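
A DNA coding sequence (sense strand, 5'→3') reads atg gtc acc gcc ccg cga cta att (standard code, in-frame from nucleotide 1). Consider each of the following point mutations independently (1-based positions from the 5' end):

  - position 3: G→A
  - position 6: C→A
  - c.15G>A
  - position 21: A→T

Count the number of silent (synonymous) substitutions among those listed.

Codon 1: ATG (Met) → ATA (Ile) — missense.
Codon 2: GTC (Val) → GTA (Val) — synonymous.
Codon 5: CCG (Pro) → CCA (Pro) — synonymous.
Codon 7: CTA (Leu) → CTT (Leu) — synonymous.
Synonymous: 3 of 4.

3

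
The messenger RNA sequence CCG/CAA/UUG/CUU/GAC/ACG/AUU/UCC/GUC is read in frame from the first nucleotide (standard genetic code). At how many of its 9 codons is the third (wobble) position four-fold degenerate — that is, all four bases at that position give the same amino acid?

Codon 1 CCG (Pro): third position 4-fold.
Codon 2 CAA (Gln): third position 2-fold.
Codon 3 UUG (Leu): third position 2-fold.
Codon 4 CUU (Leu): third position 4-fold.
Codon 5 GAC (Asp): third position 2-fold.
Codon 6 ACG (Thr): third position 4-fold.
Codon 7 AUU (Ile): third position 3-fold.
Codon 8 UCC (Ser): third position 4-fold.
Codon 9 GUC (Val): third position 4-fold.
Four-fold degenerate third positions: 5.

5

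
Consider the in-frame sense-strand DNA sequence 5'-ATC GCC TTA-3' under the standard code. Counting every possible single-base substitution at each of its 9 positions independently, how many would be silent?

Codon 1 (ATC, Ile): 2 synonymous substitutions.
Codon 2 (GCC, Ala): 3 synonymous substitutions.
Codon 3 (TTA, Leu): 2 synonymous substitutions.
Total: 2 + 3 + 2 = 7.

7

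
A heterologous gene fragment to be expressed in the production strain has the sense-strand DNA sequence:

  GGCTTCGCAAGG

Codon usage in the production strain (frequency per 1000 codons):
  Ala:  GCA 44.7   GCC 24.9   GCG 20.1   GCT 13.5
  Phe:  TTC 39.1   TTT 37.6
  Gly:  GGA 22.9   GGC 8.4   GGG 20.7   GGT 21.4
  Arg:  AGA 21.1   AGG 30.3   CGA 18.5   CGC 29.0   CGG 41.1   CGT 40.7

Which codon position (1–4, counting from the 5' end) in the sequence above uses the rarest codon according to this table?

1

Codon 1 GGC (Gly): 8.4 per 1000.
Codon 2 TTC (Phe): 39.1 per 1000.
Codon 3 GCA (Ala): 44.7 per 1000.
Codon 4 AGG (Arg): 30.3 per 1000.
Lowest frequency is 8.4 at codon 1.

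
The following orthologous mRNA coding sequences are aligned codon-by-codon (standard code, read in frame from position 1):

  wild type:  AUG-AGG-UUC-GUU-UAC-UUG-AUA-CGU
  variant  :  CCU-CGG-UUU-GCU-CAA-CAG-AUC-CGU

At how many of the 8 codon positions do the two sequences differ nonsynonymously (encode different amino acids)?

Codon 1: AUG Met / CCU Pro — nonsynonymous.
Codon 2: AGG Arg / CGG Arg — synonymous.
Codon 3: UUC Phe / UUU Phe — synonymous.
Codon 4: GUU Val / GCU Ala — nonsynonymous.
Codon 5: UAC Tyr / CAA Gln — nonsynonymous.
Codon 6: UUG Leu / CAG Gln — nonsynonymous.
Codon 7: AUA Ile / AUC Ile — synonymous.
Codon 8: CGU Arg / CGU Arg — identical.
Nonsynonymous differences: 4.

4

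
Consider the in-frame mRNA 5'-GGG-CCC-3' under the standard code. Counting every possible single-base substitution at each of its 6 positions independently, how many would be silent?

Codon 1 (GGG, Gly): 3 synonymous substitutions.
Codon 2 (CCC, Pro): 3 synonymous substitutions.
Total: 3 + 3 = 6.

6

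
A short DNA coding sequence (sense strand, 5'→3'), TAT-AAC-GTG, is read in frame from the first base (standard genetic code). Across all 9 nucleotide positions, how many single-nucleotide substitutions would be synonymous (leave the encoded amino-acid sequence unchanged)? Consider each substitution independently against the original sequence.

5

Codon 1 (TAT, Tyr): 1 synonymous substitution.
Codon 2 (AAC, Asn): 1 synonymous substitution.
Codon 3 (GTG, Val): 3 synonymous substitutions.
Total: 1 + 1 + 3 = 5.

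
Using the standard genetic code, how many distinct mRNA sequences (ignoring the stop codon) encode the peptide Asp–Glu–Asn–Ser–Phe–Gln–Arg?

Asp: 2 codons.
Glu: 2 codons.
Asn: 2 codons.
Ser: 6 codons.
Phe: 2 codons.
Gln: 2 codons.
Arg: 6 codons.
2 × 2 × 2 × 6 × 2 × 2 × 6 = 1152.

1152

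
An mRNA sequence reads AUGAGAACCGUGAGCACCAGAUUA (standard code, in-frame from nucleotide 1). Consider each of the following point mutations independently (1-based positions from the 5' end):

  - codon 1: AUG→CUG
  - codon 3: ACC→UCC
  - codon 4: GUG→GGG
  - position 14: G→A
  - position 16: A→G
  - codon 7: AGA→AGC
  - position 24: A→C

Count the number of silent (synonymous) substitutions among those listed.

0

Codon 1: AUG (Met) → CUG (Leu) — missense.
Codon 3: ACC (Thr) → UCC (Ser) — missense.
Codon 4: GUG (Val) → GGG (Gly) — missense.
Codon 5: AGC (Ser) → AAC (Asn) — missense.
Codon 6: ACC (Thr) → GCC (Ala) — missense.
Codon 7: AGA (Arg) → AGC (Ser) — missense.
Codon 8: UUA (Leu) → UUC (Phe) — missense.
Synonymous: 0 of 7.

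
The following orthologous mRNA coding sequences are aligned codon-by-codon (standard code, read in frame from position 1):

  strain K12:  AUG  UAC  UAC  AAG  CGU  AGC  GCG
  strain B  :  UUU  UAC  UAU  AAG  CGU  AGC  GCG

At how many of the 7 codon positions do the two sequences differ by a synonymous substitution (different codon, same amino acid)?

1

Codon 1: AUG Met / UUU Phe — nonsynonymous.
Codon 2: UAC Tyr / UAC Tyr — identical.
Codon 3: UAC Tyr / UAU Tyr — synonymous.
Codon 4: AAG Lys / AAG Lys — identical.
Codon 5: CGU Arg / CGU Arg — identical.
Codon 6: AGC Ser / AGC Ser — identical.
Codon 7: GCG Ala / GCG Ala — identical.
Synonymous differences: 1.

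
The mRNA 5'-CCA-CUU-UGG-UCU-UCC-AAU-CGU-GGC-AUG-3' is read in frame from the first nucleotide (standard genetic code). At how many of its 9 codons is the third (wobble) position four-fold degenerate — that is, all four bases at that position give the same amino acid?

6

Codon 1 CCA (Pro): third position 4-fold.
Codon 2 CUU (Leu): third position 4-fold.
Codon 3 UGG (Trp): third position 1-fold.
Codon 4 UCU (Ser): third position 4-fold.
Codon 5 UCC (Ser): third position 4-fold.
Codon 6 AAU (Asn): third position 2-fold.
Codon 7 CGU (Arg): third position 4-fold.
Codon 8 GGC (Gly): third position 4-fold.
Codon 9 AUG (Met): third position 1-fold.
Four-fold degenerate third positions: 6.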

**WORK TO BE COMPLETED**
Among the entries, how many lines include the word "production"? Give only the number.

**OUTPUT**
2